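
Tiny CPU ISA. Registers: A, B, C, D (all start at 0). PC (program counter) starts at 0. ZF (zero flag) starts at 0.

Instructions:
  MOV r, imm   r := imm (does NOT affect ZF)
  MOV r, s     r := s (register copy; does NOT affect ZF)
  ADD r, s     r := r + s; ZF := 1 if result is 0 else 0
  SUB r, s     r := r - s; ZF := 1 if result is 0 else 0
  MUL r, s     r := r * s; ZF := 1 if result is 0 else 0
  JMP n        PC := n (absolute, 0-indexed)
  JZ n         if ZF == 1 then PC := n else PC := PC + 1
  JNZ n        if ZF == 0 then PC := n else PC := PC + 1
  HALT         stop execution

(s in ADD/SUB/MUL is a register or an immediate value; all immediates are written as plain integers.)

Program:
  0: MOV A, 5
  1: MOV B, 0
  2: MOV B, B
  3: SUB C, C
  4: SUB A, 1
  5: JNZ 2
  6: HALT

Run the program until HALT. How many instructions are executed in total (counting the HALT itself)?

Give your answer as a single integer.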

★ ★ ★

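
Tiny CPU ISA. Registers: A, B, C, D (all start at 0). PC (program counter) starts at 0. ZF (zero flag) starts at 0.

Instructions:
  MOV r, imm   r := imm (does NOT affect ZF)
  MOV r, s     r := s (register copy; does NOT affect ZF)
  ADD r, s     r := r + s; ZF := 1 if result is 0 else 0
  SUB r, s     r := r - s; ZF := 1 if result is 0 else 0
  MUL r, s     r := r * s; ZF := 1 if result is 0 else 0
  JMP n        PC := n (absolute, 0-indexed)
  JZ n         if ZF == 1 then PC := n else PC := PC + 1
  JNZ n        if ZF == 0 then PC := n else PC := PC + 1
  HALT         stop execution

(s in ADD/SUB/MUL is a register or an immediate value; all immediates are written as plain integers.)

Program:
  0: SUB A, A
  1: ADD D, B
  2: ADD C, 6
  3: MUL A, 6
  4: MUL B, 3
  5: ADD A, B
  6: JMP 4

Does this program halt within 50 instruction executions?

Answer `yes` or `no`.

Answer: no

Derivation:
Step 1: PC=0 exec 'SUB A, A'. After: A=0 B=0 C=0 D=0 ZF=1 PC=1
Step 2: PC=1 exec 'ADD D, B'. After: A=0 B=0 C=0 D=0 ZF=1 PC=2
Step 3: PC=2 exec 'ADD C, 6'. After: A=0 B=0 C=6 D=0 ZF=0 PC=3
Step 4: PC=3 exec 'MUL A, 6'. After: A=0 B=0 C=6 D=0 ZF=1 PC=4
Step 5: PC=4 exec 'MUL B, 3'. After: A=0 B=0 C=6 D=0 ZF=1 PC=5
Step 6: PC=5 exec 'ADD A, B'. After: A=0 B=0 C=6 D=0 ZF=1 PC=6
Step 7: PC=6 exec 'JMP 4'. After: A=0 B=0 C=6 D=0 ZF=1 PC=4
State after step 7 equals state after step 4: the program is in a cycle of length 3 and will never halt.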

★ ★ ★

■ Work to be completed: The response should be the listing above, limited to the lines between the one holding "3: SUB C, C" and the one holding "Give your answer as a single integer.", inclusive, reproduced exactly.

■ Task answer:
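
  3: SUB C, C
  4: SUB A, 1
  5: JNZ 2
  6: HALT

Run the program until HALT. How many instructions are executed in total (counting the HALT itself)?

Give your answer as a single integer.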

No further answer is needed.